■ Exercise: What is needed is an exact transcription of every record below.

Stored items
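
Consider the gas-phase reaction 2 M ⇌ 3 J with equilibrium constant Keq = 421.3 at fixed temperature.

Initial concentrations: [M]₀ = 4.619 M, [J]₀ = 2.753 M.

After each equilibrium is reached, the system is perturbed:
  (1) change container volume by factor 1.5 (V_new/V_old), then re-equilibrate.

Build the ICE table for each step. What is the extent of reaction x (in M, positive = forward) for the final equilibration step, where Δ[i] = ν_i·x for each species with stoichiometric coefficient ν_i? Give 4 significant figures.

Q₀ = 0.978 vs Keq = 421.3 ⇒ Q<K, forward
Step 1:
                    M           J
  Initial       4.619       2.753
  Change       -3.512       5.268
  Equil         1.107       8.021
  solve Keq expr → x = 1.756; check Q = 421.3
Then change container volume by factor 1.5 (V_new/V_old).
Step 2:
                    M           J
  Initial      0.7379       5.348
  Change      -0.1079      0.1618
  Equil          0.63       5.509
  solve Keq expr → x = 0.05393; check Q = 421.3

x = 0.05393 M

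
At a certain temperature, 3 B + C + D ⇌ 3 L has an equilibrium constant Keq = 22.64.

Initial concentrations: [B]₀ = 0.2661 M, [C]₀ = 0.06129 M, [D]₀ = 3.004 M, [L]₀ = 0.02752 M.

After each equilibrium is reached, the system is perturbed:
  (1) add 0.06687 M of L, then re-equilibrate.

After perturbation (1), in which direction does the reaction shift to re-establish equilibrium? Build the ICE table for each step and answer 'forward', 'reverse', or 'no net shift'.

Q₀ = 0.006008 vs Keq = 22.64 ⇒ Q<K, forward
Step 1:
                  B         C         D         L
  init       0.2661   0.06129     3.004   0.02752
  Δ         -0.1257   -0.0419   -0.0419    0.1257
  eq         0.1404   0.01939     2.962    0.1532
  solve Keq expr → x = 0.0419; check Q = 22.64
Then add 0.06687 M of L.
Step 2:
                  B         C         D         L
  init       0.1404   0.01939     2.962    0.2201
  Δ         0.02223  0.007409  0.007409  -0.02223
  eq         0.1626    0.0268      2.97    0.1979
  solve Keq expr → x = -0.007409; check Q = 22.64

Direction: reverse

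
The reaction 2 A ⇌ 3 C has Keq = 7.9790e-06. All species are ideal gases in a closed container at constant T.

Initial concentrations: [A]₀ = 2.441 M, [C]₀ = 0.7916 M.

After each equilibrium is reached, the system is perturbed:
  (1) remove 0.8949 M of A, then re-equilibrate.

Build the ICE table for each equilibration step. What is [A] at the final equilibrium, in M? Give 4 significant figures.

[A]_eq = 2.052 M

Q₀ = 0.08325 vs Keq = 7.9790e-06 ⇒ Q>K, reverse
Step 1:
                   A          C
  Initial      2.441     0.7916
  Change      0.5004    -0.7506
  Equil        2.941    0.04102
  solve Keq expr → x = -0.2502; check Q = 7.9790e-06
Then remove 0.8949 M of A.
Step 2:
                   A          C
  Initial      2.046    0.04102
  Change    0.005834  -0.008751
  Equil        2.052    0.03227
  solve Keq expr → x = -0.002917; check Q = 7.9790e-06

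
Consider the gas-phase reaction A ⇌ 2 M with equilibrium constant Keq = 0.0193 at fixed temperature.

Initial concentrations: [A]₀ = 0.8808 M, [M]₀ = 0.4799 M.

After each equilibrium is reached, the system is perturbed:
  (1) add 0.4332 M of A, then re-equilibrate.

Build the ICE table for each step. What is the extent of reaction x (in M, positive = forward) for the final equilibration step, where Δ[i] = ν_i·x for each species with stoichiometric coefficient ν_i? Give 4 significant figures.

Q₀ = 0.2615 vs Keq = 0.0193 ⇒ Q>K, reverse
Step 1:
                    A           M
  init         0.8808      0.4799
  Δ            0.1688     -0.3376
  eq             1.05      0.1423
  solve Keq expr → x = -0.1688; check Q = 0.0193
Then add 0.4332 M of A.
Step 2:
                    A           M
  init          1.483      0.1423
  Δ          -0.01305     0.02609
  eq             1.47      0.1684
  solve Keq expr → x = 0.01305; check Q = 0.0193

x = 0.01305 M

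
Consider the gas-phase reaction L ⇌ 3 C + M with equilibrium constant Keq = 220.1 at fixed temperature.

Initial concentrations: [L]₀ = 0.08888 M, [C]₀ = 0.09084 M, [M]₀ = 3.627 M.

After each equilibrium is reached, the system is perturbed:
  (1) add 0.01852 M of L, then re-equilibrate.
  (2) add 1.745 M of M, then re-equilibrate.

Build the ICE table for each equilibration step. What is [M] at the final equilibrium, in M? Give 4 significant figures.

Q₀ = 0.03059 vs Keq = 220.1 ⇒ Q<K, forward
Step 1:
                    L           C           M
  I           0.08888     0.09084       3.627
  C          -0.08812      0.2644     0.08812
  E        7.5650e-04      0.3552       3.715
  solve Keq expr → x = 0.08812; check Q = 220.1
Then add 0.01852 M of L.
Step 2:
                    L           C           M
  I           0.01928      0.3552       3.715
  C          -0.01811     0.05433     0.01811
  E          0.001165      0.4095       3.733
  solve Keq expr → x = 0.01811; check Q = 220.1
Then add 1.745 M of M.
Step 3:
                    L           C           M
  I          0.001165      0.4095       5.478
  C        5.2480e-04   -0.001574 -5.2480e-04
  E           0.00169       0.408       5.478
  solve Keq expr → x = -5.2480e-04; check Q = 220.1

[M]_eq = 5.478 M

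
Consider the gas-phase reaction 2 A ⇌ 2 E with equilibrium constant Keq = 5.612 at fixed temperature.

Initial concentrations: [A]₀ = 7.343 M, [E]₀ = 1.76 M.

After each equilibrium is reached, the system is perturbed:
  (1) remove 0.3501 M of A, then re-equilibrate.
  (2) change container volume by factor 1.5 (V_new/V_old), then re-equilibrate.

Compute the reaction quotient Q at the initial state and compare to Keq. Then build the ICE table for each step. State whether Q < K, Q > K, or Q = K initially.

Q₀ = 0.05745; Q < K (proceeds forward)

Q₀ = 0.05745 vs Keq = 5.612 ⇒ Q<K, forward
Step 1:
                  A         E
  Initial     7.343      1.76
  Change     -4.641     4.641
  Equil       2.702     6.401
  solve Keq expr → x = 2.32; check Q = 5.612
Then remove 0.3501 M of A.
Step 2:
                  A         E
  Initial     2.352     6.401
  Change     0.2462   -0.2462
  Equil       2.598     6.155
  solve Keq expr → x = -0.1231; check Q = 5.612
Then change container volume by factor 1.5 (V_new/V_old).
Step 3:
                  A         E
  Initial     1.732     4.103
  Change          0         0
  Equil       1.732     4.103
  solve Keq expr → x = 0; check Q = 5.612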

■ Solution to this task:
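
Consider the gas-phase reaction 2 M ⇌ 3 J with equilibrium constant Keq = 421.3 at fixed temperature.

Initial concentrations: [M]₀ = 4.619 M, [J]₀ = 2.753 M.

After each equilibrium is reached, the system is perturbed:
  (1) change container volume by factor 1.5 (V_new/V_old), then re-equilibrate.

Build the ICE table for each step. What is the extent of reaction x (in M, positive = forward) for the final equilibration step, where Δ[i] = ν_i·x for each species with stoichiometric coefficient ν_i? Give 4 significant figures.

Q₀ = 0.978 vs Keq = 421.3 ⇒ Q<K, forward
Step 1:
                    M           J
  Initial       4.619       2.753
  Change       -3.512       5.268
  Equil         1.107       8.021
  solve Keq expr → x = 1.756; check Q = 421.3
Then change container volume by factor 1.5 (V_new/V_old).
Step 2:
                    M           J
  Initial      0.7379       5.348
  Change      -0.1079      0.1618
  Equil          0.63       5.509
  solve Keq expr → x = 0.05393; check Q = 421.3

x = 0.05393 M

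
At a certain temperature, 3 B + C + D ⇌ 3 L has an equilibrium constant Keq = 22.64.

Initial concentrations: [B]₀ = 0.2661 M, [C]₀ = 0.06129 M, [D]₀ = 3.004 M, [L]₀ = 0.02752 M.

After each equilibrium is reached, the system is perturbed:
  (1) add 0.06687 M of L, then re-equilibrate.

After perturbation (1), in which direction does the reaction shift to re-establish equilibrium? Build the ICE table for each step and answer 'forward', 'reverse', or 'no net shift'.

Q₀ = 0.006008 vs Keq = 22.64 ⇒ Q<K, forward
Step 1:
                  B         C         D         L
  init       0.2661   0.06129     3.004   0.02752
  Δ         -0.1257   -0.0419   -0.0419    0.1257
  eq         0.1404   0.01939     2.962    0.1532
  solve Keq expr → x = 0.0419; check Q = 22.64
Then add 0.06687 M of L.
Step 2:
                  B         C         D         L
  init       0.1404   0.01939     2.962    0.2201
  Δ         0.02223  0.007409  0.007409  -0.02223
  eq         0.1626    0.0268      2.97    0.1979
  solve Keq expr → x = -0.007409; check Q = 22.64

Direction: reverse

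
The reaction 2 A ⇌ 3 C has Keq = 7.9790e-06. All species are ideal gases in a closed container at constant T.

Initial concentrations: [A]₀ = 2.441 M, [C]₀ = 0.7916 M.

After each equilibrium is reached, the system is perturbed:
  (1) remove 0.8949 M of A, then re-equilibrate.

Build the ICE table for each equilibration step. What is [A] at the final equilibrium, in M? Give 4 significant figures.

[A]_eq = 2.052 M

Q₀ = 0.08325 vs Keq = 7.9790e-06 ⇒ Q>K, reverse
Step 1:
                   A          C
  Initial      2.441     0.7916
  Change      0.5004    -0.7506
  Equil        2.941    0.04102
  solve Keq expr → x = -0.2502; check Q = 7.9790e-06
Then remove 0.8949 M of A.
Step 2:
                   A          C
  Initial      2.046    0.04102
  Change    0.005834  -0.008751
  Equil        2.052    0.03227
  solve Keq expr → x = -0.002917; check Q = 7.9790e-06

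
Consider the gas-phase reaction A ⇌ 2 M with equilibrium constant Keq = 0.0193 at fixed temperature.

Initial concentrations: [A]₀ = 0.8808 M, [M]₀ = 0.4799 M.

After each equilibrium is reached, the system is perturbed:
  (1) add 0.4332 M of A, then re-equilibrate.

Build the ICE table for each step. What is the extent of reaction x (in M, positive = forward) for the final equilibration step, where Δ[i] = ν_i·x for each species with stoichiometric coefficient ν_i? Give 4 significant figures.

Q₀ = 0.2615 vs Keq = 0.0193 ⇒ Q>K, reverse
Step 1:
                    A           M
  init         0.8808      0.4799
  Δ            0.1688     -0.3376
  eq             1.05      0.1423
  solve Keq expr → x = -0.1688; check Q = 0.0193
Then add 0.4332 M of A.
Step 2:
                    A           M
  init          1.483      0.1423
  Δ          -0.01305     0.02609
  eq             1.47      0.1684
  solve Keq expr → x = 0.01305; check Q = 0.0193

x = 0.01305 M

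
Consider the gas-phase reaction L ⇌ 3 C + M with equilibrium constant Keq = 220.1 at fixed temperature.

Initial concentrations: [L]₀ = 0.08888 M, [C]₀ = 0.09084 M, [M]₀ = 3.627 M.

After each equilibrium is reached, the system is perturbed:
  (1) add 0.01852 M of L, then re-equilibrate.
  (2) add 1.745 M of M, then re-equilibrate.

Build the ICE table for each equilibration step. What is [M] at the final equilibrium, in M? Give 4 significant figures.

Q₀ = 0.03059 vs Keq = 220.1 ⇒ Q<K, forward
Step 1:
                    L           C           M
  I           0.08888     0.09084       3.627
  C          -0.08812      0.2644     0.08812
  E        7.5650e-04      0.3552       3.715
  solve Keq expr → x = 0.08812; check Q = 220.1
Then add 0.01852 M of L.
Step 2:
                    L           C           M
  I           0.01928      0.3552       3.715
  C          -0.01811     0.05433     0.01811
  E          0.001165      0.4095       3.733
  solve Keq expr → x = 0.01811; check Q = 220.1
Then add 1.745 M of M.
Step 3:
                    L           C           M
  I          0.001165      0.4095       5.478
  C        5.2480e-04   -0.001574 -5.2480e-04
  E           0.00169       0.408       5.478
  solve Keq expr → x = -5.2480e-04; check Q = 220.1

[M]_eq = 5.478 M

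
Consider the gas-phase reaction 2 A ⇌ 2 E with equilibrium constant Keq = 5.612 at fixed temperature.

Initial concentrations: [A]₀ = 7.343 M, [E]₀ = 1.76 M.

After each equilibrium is reached, the system is perturbed:
  (1) remove 0.3501 M of A, then re-equilibrate.
  (2) change container volume by factor 1.5 (V_new/V_old), then re-equilibrate.

Compute the reaction quotient Q at the initial state and compare to Keq. Then build the ICE table for each step. State whether Q < K, Q > K, or Q = K initially.

Q₀ = 0.05745; Q < K (proceeds forward)

Q₀ = 0.05745 vs Keq = 5.612 ⇒ Q<K, forward
Step 1:
                  A         E
  Initial     7.343      1.76
  Change     -4.641     4.641
  Equil       2.702     6.401
  solve Keq expr → x = 2.32; check Q = 5.612
Then remove 0.3501 M of A.
Step 2:
                  A         E
  Initial     2.352     6.401
  Change     0.2462   -0.2462
  Equil       2.598     6.155
  solve Keq expr → x = -0.1231; check Q = 5.612
Then change container volume by factor 1.5 (V_new/V_old).
Step 3:
                  A         E
  Initial     1.732     4.103
  Change          0         0
  Equil       1.732     4.103
  solve Keq expr → x = 0; check Q = 5.612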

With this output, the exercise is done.